(Stored items)
****************************************

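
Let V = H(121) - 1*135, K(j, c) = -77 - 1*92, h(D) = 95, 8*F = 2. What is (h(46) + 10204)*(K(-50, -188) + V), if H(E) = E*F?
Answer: -11277405/4 ≈ -2.8194e+6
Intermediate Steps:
F = 1/4 (F = (1/8)*2 = 1/4 ≈ 0.25000)
H(E) = E/4 (H(E) = E*(1/4) = E/4)
K(j, c) = -169 (K(j, c) = -77 - 92 = -169)
V = -419/4 (V = (1/4)*121 - 1*135 = 121/4 - 135 = -419/4 ≈ -104.75)
(h(46) + 10204)*(K(-50, -188) + V) = (95 + 10204)*(-169 - 419/4) = 10299*(-1095/4) = -11277405/4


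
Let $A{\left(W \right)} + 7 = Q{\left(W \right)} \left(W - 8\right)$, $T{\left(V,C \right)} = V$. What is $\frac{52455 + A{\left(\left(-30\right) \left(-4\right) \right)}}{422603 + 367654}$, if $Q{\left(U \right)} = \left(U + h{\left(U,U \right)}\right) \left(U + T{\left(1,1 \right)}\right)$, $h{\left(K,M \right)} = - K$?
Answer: $\frac{52448}{790257} \approx 0.066368$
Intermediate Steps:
$Q{\left(U \right)} = 0$ ($Q{\left(U \right)} = \left(U - U\right) \left(U + 1\right) = 0 \left(1 + U\right) = 0$)
$A{\left(W \right)} = -7$ ($A{\left(W \right)} = -7 + 0 \left(W - 8\right) = -7 + 0 \left(-8 + W\right) = -7 + 0 = -7$)
$\frac{52455 + A{\left(\left(-30\right) \left(-4\right) \right)}}{422603 + 367654} = \frac{52455 - 7}{422603 + 367654} = \frac{52448}{790257}$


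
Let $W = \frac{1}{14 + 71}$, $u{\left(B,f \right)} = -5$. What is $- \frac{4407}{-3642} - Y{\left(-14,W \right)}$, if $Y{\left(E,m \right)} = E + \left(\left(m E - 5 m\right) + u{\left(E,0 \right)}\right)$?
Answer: $\frac{2108541}{103190} \approx 20.434$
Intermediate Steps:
$W = \frac{1}{85} \approx 0.011765$
$Y{\left(E,m \right)} = -5 + E - 5 m + E m$ ($Y{\left(E,m \right)} = E - \left(5 + 5 m - m E\right) = E - \left(5 + 5 m - E m\right) = -5 + E - 5 m + E m$)
$- \frac{4407}{-3642} - Y{\left(-14,W \right)} = - \frac{4407}{-3642} - \left(-5 - 14 - \frac{1}{17} - \frac{14}{85}\right) = \left(-4407\right) \left(- \frac{1}{3642}\right) - \left(-5 - 14 - \frac{1}{17} - \frac{14}{85}\right) = \frac{1469}{1214} - - \frac{1634}{85} = \frac{1469}{1214} + \frac{1634}{85} = \frac{2108541}{103190}$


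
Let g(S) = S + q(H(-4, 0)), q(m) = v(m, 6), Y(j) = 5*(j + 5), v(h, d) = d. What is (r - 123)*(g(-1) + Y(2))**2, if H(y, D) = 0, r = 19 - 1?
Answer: -168000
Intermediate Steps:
Y(j) = 25 + 5*j (Y(j) = 5*(5 + j) = 25 + 5*j)
r = 18
q(m) = 6
g(S) = 6 + S (g(S) = S + 6 = 6 + S)
(r - 123)*(g(-1) + Y(2))**2 = (18 - 123)*((6 - 1) + (25 + 5*2))**2 = -105*(5 + (25 + 10))**2 = -105*(5 + 35)**2 = -105*40**2 = -105*1600 = -168000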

****************************************

● AIM OF THE EXERCISE
Set the entries down again exactly, beginning with their first line and ending with the line that contains "Answer: -11277405/4 ≈ -2.8194e+6"; omit all other lines.

● WRITTEN RESPONSE
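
Let V = H(121) - 1*135, K(j, c) = -77 - 1*92, h(D) = 95, 8*F = 2. What is (h(46) + 10204)*(K(-50, -188) + V), if H(E) = E*F?
Answer: -11277405/4 ≈ -2.8194e+6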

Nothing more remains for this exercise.